> _Work required_: Look below for the line containing "The resistance of an". Reproduce it and every line after it exactly, and nothing more.

Start of Given records

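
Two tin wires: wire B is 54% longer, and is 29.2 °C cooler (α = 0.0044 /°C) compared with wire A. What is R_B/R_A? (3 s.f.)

R ∝ ρL/d² with ρ ∝ (1+αΔT), so R_B/R_A = (1 + 54/100) × (1 − 0.0044×29.2)
= 1.54 × 0.8715 = 1.34

1.34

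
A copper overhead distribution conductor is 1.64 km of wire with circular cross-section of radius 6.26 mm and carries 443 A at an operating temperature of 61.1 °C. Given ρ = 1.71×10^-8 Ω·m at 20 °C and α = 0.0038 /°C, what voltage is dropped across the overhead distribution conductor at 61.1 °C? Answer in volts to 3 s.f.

A = πr² = π(6.2600e-03 m)² = 1.231e-04 m²
R₍20₎ = ρL/A = (1.71×10^-8)(1640)/(1.231e-04) = 0.2278 Ω
R₍61.1₎ = R₍20₎(1 + αΔT) = 0.2278 × (1 + 0.0038×41.1) = 0.2634 Ω
V = IR = 443 × 0.2634 = 117 V

117 V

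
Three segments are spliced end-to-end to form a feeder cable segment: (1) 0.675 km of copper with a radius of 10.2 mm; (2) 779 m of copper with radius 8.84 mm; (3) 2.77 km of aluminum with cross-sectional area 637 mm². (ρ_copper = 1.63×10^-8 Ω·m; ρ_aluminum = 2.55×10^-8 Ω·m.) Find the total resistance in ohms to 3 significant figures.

Seg 1: A = πr² = π(1.0200e-02 m)² = 3.269e-04 m²
R_1 = (1.63×10^-8)(675)/(3.269e-04) = 0.03366 Ω
Seg 2: A = πr² = π(8.8400e-03 m)² = 2.455e-04 m²
R_2 = (1.63×10^-8)(779)/(2.455e-04) = 0.05172 Ω
Seg 3: A = 637 mm² = 6.370e-04 m²
R_3 = (2.55×10^-8)(2770)/(6.370e-04) = 0.1109 Ω
R_total = R_1 + R_2 + R_3 = 0.196 Ω

0.196 Ω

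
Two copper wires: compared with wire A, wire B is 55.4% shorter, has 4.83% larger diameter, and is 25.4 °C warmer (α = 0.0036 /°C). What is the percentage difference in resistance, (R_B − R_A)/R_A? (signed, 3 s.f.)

R ∝ ρL/d² with ρ ∝ (1+αΔT), so R_B/R_A = (1 − 55.4/100) × (1 + 4.83/100)⁻² × (1 + 0.0036×25.4)
= 0.446 × 0.91 × 1.091 = 0.443
(R_B − R_A)/R_A = 0.443 − 1 = -55.7%

-55.7%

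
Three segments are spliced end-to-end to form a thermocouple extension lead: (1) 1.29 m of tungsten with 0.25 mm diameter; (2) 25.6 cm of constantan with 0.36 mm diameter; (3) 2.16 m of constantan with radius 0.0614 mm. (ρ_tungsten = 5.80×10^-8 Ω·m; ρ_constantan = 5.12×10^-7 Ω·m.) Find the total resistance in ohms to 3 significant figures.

96.2 Ω

Seg 1: A = π(d/2)² = π(1.2500e-04 m)² = 4.909e-08 m²
R_1 = (5.80×10^-8)(1.29)/(4.909e-08) = 1.524 Ω
Seg 2: A = π(d/2)² = π(1.8000e-04 m)² = 1.018e-07 m²
R_2 = (5.12×10^-7)(0.256)/(1.018e-07) = 1.288 Ω
Seg 3: A = πr² = π(6.1400e-05 m)² = 1.184e-08 m²
R_3 = (5.12×10^-7)(2.16)/(1.184e-08) = 93.38 Ω
R_total = R_1 + R_2 + R_3 = 96.2 Ω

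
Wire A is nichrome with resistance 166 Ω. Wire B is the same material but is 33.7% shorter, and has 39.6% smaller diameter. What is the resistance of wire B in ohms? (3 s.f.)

302 Ω

R ∝ L/d², so R_B/R_A = (1 − 33.7/100) × (1 − 39.6/100)⁻²
= 0.663 × 2.741 = 1.817
R_B = 1.817 × 166 = 302 Ω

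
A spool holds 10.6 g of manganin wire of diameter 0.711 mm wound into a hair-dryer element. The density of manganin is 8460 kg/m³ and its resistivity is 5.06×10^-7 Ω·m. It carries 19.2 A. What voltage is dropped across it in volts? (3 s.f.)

77.2 V

A = π(d/2)² = π(3.5550e-04 m)² = 3.9704e-07 m²
L = m/(density·A) = 0.0106/(8460×3.9704e-07) = 3.156 m
R = ρL/A = (5.06×10^-7)(3.156)/(3.9704e-07) = 4.022 Ω
V = IR = 19.2 × 4.022 = 77.2 V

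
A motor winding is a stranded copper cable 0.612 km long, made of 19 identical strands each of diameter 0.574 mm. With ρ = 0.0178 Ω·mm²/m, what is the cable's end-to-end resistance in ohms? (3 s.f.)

2.22 Ω

ρ = 0.0178 Ω·mm²/m = 1.78×10^-8 Ω·m
A_strand = π(2.8700e-04 m)² = 2.588e-07 m²
R_strand = ρL/A = (1.78×10^-8)(612)/(2.588e-07) = 42.1 Ω
R_total = R_strand/N = 42.1/19 = 2.22 Ω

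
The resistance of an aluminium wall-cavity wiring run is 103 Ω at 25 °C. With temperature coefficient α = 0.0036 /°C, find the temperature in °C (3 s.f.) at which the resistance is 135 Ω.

R = R₀(1 + α(T − T₀)) ⇒ T = T₀ + (R/R₀ − 1)/α
T = 25 + (135/103 − 1)/0.0036 = 25 + (0.3107)/0.0036 = 111 °C

111 °C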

End of Given records

> _Answer space_:
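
The resistance of an aluminium wall-cavity wiring run is 103 Ω at 25 °C. With temperature coefficient α = 0.0036 /°C, find the temperature in °C (3 s.f.) at which the resistance is 135 Ω.

R = R₀(1 + α(T − T₀)) ⇒ T = T₀ + (R/R₀ − 1)/α
T = 25 + (135/103 − 1)/0.0036 = 25 + (0.3107)/0.0036 = 111 °C

111 °C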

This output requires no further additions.